WHAT THE TASK ASKS
Copy out every record below with complete accuracy.

[EXERCISE DATA]

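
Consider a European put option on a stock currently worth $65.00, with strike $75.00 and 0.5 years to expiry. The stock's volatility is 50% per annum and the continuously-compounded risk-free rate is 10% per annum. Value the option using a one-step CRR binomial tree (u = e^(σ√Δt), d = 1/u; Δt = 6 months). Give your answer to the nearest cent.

$14.42

CRR parameters: u = e^(σ√Δt) = e^(0.5·√0.5) = 1.4241, d = 1/u = 0.7022
Per-period rate: rΔt = 0.1·0.5 = 0.05, so R = e^0.05 = 1.0513
Risk-neutral probability p = (e^0.05 − 0.7022)/(1.4241 − 0.7022) = 0.3491/0.7219 = 0.4835
Terminal stock prices: S_u = 92.57, S_d = 45.64
Terminal payoffs (K − S): max(-17.57, 0) = 0, max(29.36, 0) = 29.36
Node 0 (S = 65): V_0 = e^(−0.05)·[0.4835·0.0000 + 0.5165·29.3577] = 14.4226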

[/EXERCISE DATA]

REPLY
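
Consider a European put option on a stock currently worth $65.00, with strike $75.00 and 0.5 years to expiry. The stock's volatility is 50% per annum and the continuously-compounded risk-free rate is 10% per annum. Value the option using a one-step CRR binomial tree (u = e^(σ√Δt), d = 1/u; Δt = 6 months). Give your answer to the nearest cent.

$14.42

CRR parameters: u = e^(σ√Δt) = e^(0.5·√0.5) = 1.4241, d = 1/u = 0.7022
Per-period rate: rΔt = 0.1·0.5 = 0.05, so R = e^0.05 = 1.0513
Risk-neutral probability p = (e^0.05 − 0.7022)/(1.4241 − 0.7022) = 0.3491/0.7219 = 0.4835
Terminal stock prices: S_u = 92.57, S_d = 45.64
Terminal payoffs (K − S): max(-17.57, 0) = 0, max(29.36, 0) = 29.36
Node 0 (S = 65): V_0 = e^(−0.05)·[0.4835·0.0000 + 0.5165·29.3577] = 14.4226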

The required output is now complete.